▶ _PROBLEM TO SOLVE_
All entries given below are to be returned word for word.

▶ _SOURCE RECORDS_
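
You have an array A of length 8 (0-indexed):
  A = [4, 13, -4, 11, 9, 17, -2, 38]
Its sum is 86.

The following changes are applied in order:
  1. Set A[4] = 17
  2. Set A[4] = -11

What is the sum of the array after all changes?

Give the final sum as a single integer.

Answer: 66

Derivation:
Initial sum: 86
Change 1: A[4] 9 -> 17, delta = 8, sum = 94
Change 2: A[4] 17 -> -11, delta = -28, sum = 66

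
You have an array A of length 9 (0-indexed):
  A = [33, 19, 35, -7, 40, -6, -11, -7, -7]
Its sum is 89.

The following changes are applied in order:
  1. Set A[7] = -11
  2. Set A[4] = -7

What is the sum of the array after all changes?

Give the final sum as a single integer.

Initial sum: 89
Change 1: A[7] -7 -> -11, delta = -4, sum = 85
Change 2: A[4] 40 -> -7, delta = -47, sum = 38

Answer: 38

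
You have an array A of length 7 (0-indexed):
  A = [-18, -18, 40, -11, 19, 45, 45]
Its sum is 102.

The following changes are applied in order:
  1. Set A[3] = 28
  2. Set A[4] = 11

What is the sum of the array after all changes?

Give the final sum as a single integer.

Initial sum: 102
Change 1: A[3] -11 -> 28, delta = 39, sum = 141
Change 2: A[4] 19 -> 11, delta = -8, sum = 133

Answer: 133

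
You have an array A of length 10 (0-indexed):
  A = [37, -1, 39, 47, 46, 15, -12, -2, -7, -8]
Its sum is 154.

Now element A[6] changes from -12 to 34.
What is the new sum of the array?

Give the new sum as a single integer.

Answer: 200

Derivation:
Old value at index 6: -12
New value at index 6: 34
Delta = 34 - -12 = 46
New sum = old_sum + delta = 154 + (46) = 200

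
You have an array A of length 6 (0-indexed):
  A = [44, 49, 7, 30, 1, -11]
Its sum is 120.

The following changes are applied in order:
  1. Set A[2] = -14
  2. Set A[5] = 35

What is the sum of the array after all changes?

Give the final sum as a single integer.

Initial sum: 120
Change 1: A[2] 7 -> -14, delta = -21, sum = 99
Change 2: A[5] -11 -> 35, delta = 46, sum = 145

Answer: 145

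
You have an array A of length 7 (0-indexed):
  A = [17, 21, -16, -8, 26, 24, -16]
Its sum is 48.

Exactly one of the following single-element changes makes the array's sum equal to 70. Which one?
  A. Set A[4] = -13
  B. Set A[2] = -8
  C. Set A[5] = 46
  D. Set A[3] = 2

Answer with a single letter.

Option A: A[4] 26->-13, delta=-39, new_sum=48+(-39)=9
Option B: A[2] -16->-8, delta=8, new_sum=48+(8)=56
Option C: A[5] 24->46, delta=22, new_sum=48+(22)=70 <-- matches target
Option D: A[3] -8->2, delta=10, new_sum=48+(10)=58

Answer: C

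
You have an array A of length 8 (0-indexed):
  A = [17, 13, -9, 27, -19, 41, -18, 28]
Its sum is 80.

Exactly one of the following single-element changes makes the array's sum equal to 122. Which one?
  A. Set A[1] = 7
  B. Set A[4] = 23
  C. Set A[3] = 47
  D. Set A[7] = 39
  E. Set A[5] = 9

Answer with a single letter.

Option A: A[1] 13->7, delta=-6, new_sum=80+(-6)=74
Option B: A[4] -19->23, delta=42, new_sum=80+(42)=122 <-- matches target
Option C: A[3] 27->47, delta=20, new_sum=80+(20)=100
Option D: A[7] 28->39, delta=11, new_sum=80+(11)=91
Option E: A[5] 41->9, delta=-32, new_sum=80+(-32)=48

Answer: B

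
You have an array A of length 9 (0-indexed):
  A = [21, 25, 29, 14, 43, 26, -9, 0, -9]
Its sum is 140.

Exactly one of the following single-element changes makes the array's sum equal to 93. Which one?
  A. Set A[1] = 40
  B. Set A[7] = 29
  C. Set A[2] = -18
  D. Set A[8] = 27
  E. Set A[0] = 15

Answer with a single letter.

Option A: A[1] 25->40, delta=15, new_sum=140+(15)=155
Option B: A[7] 0->29, delta=29, new_sum=140+(29)=169
Option C: A[2] 29->-18, delta=-47, new_sum=140+(-47)=93 <-- matches target
Option D: A[8] -9->27, delta=36, new_sum=140+(36)=176
Option E: A[0] 21->15, delta=-6, new_sum=140+(-6)=134

Answer: C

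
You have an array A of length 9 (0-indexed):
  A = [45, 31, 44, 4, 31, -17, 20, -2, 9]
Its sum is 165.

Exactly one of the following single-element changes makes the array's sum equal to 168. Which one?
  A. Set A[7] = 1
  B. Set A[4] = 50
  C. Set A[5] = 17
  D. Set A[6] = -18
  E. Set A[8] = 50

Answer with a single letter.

Option A: A[7] -2->1, delta=3, new_sum=165+(3)=168 <-- matches target
Option B: A[4] 31->50, delta=19, new_sum=165+(19)=184
Option C: A[5] -17->17, delta=34, new_sum=165+(34)=199
Option D: A[6] 20->-18, delta=-38, new_sum=165+(-38)=127
Option E: A[8] 9->50, delta=41, new_sum=165+(41)=206

Answer: A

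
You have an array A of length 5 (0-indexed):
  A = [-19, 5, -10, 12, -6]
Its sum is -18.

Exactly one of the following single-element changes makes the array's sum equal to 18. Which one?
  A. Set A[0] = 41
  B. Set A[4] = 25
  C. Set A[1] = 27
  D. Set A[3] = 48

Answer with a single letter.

Answer: D

Derivation:
Option A: A[0] -19->41, delta=60, new_sum=-18+(60)=42
Option B: A[4] -6->25, delta=31, new_sum=-18+(31)=13
Option C: A[1] 5->27, delta=22, new_sum=-18+(22)=4
Option D: A[3] 12->48, delta=36, new_sum=-18+(36)=18 <-- matches target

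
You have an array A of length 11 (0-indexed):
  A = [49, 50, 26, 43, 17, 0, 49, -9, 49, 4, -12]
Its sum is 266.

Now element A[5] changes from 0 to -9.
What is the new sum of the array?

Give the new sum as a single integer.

Old value at index 5: 0
New value at index 5: -9
Delta = -9 - 0 = -9
New sum = old_sum + delta = 266 + (-9) = 257

Answer: 257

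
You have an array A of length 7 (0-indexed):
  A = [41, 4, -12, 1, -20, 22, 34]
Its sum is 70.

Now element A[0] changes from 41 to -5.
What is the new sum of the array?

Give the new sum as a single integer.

Old value at index 0: 41
New value at index 0: -5
Delta = -5 - 41 = -46
New sum = old_sum + delta = 70 + (-46) = 24

Answer: 24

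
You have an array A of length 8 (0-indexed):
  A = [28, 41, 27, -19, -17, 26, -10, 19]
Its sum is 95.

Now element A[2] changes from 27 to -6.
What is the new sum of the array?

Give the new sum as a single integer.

Answer: 62

Derivation:
Old value at index 2: 27
New value at index 2: -6
Delta = -6 - 27 = -33
New sum = old_sum + delta = 95 + (-33) = 62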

▶ _COMPLETED EXERCISE_
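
You have an array A of length 8 (0-indexed):
  A = [4, 13, -4, 11, 9, 17, -2, 38]
Its sum is 86.

The following changes are applied in order:
  1. Set A[4] = 17
  2. Set A[4] = -11

What is the sum of the array after all changes?

Give the final sum as a single integer.

Answer: 66

Derivation:
Initial sum: 86
Change 1: A[4] 9 -> 17, delta = 8, sum = 94
Change 2: A[4] 17 -> -11, delta = -28, sum = 66

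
You have an array A of length 9 (0-indexed):
  A = [33, 19, 35, -7, 40, -6, -11, -7, -7]
Its sum is 89.

The following changes are applied in order:
  1. Set A[7] = -11
  2. Set A[4] = -7

What is the sum of the array after all changes?

Give the final sum as a single integer.

Initial sum: 89
Change 1: A[7] -7 -> -11, delta = -4, sum = 85
Change 2: A[4] 40 -> -7, delta = -47, sum = 38

Answer: 38

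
You have an array A of length 7 (0-indexed):
  A = [-18, -18, 40, -11, 19, 45, 45]
Its sum is 102.

The following changes are applied in order:
  1. Set A[3] = 28
  2. Set A[4] = 11

What is the sum of the array after all changes?

Give the final sum as a single integer.

Initial sum: 102
Change 1: A[3] -11 -> 28, delta = 39, sum = 141
Change 2: A[4] 19 -> 11, delta = -8, sum = 133

Answer: 133

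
You have an array A of length 10 (0-indexed):
  A = [37, -1, 39, 47, 46, 15, -12, -2, -7, -8]
Its sum is 154.

Now element A[6] changes from -12 to 34.
What is the new sum of the array?

Give the new sum as a single integer.

Answer: 200

Derivation:
Old value at index 6: -12
New value at index 6: 34
Delta = 34 - -12 = 46
New sum = old_sum + delta = 154 + (46) = 200

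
You have an array A of length 6 (0-indexed):
  A = [44, 49, 7, 30, 1, -11]
Its sum is 120.

The following changes are applied in order:
  1. Set A[2] = -14
  2. Set A[5] = 35

What is the sum of the array after all changes?

Give the final sum as a single integer.

Initial sum: 120
Change 1: A[2] 7 -> -14, delta = -21, sum = 99
Change 2: A[5] -11 -> 35, delta = 46, sum = 145

Answer: 145

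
You have an array A of length 7 (0-indexed):
  A = [17, 21, -16, -8, 26, 24, -16]
Its sum is 48.

Exactly one of the following single-element changes makes the array's sum equal to 70. Which one?
  A. Set A[4] = -13
  B. Set A[2] = -8
  C. Set A[5] = 46
  D. Set A[3] = 2

Answer with a single letter.

Option A: A[4] 26->-13, delta=-39, new_sum=48+(-39)=9
Option B: A[2] -16->-8, delta=8, new_sum=48+(8)=56
Option C: A[5] 24->46, delta=22, new_sum=48+(22)=70 <-- matches target
Option D: A[3] -8->2, delta=10, new_sum=48+(10)=58

Answer: C

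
You have an array A of length 8 (0-indexed):
  A = [17, 13, -9, 27, -19, 41, -18, 28]
Its sum is 80.

Exactly one of the following single-element changes makes the array's sum equal to 122. Which one?
  A. Set A[1] = 7
  B. Set A[4] = 23
  C. Set A[3] = 47
  D. Set A[7] = 39
  E. Set A[5] = 9

Answer with a single letter.

Option A: A[1] 13->7, delta=-6, new_sum=80+(-6)=74
Option B: A[4] -19->23, delta=42, new_sum=80+(42)=122 <-- matches target
Option C: A[3] 27->47, delta=20, new_sum=80+(20)=100
Option D: A[7] 28->39, delta=11, new_sum=80+(11)=91
Option E: A[5] 41->9, delta=-32, new_sum=80+(-32)=48

Answer: B

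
You have an array A of length 9 (0-indexed):
  A = [21, 25, 29, 14, 43, 26, -9, 0, -9]
Its sum is 140.

Exactly one of the following single-element changes makes the array's sum equal to 93. Which one?
  A. Set A[1] = 40
  B. Set A[7] = 29
  C. Set A[2] = -18
  D. Set A[8] = 27
  E. Set A[0] = 15

Answer with a single letter.

Option A: A[1] 25->40, delta=15, new_sum=140+(15)=155
Option B: A[7] 0->29, delta=29, new_sum=140+(29)=169
Option C: A[2] 29->-18, delta=-47, new_sum=140+(-47)=93 <-- matches target
Option D: A[8] -9->27, delta=36, new_sum=140+(36)=176
Option E: A[0] 21->15, delta=-6, new_sum=140+(-6)=134

Answer: C

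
You have an array A of length 9 (0-indexed):
  A = [45, 31, 44, 4, 31, -17, 20, -2, 9]
Its sum is 165.

Exactly one of the following single-element changes makes the array's sum equal to 168. Which one?
  A. Set A[7] = 1
  B. Set A[4] = 50
  C. Set A[5] = 17
  D. Set A[6] = -18
  E. Set A[8] = 50

Answer with a single letter.

Option A: A[7] -2->1, delta=3, new_sum=165+(3)=168 <-- matches target
Option B: A[4] 31->50, delta=19, new_sum=165+(19)=184
Option C: A[5] -17->17, delta=34, new_sum=165+(34)=199
Option D: A[6] 20->-18, delta=-38, new_sum=165+(-38)=127
Option E: A[8] 9->50, delta=41, new_sum=165+(41)=206

Answer: A

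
You have an array A of length 5 (0-indexed):
  A = [-19, 5, -10, 12, -6]
Its sum is -18.

Exactly one of the following single-element changes makes the array's sum equal to 18. Which one?
  A. Set A[0] = 41
  B. Set A[4] = 25
  C. Set A[1] = 27
  D. Set A[3] = 48

Answer with a single letter.

Answer: D

Derivation:
Option A: A[0] -19->41, delta=60, new_sum=-18+(60)=42
Option B: A[4] -6->25, delta=31, new_sum=-18+(31)=13
Option C: A[1] 5->27, delta=22, new_sum=-18+(22)=4
Option D: A[3] 12->48, delta=36, new_sum=-18+(36)=18 <-- matches target

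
You have an array A of length 11 (0-indexed):
  A = [49, 50, 26, 43, 17, 0, 49, -9, 49, 4, -12]
Its sum is 266.

Now element A[5] changes from 0 to -9.
What is the new sum of the array?

Give the new sum as a single integer.

Old value at index 5: 0
New value at index 5: -9
Delta = -9 - 0 = -9
New sum = old_sum + delta = 266 + (-9) = 257

Answer: 257

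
You have an array A of length 7 (0-indexed):
  A = [41, 4, -12, 1, -20, 22, 34]
Its sum is 70.

Now element A[0] changes from 41 to -5.
What is the new sum of the array?

Give the new sum as a single integer.

Old value at index 0: 41
New value at index 0: -5
Delta = -5 - 41 = -46
New sum = old_sum + delta = 70 + (-46) = 24

Answer: 24

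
You have an array A of length 8 (0-indexed):
  A = [28, 41, 27, -19, -17, 26, -10, 19]
Its sum is 95.

Now element A[2] changes from 27 to -6.
What is the new sum of the array?

Give the new sum as a single integer.

Answer: 62

Derivation:
Old value at index 2: 27
New value at index 2: -6
Delta = -6 - 27 = -33
New sum = old_sum + delta = 95 + (-33) = 62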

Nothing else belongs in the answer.